| What is required |
Find and return every line of the data that contains the word "raises".

Start of Records supplied

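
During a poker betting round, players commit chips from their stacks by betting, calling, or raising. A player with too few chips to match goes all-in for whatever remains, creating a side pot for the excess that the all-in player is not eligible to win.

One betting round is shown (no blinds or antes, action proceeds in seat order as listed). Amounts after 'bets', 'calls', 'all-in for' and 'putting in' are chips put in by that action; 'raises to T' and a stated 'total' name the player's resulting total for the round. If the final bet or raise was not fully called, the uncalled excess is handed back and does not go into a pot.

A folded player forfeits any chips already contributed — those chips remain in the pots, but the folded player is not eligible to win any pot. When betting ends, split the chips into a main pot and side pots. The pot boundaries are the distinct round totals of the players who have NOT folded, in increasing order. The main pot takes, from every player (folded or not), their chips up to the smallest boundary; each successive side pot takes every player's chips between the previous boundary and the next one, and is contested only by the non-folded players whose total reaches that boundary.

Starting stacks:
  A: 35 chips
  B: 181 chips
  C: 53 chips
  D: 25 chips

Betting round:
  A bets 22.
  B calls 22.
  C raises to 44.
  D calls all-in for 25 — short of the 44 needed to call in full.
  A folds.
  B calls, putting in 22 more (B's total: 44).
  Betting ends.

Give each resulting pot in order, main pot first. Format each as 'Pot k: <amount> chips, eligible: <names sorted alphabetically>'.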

End of Records supplied

| Task solution |
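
One betting round is shown (no blinds or antes, action proceeds in seat order as listed). Amounts after 'bets', 'calls', 'all-in for' and 'putting in' are chips put in by that action; 'raises to T' and a stated 'total' name the player's resulting total for the round. If the final bet or raise was not fully called, the uncalled excess is handed back and does not go into a pot.
  C raises to 44.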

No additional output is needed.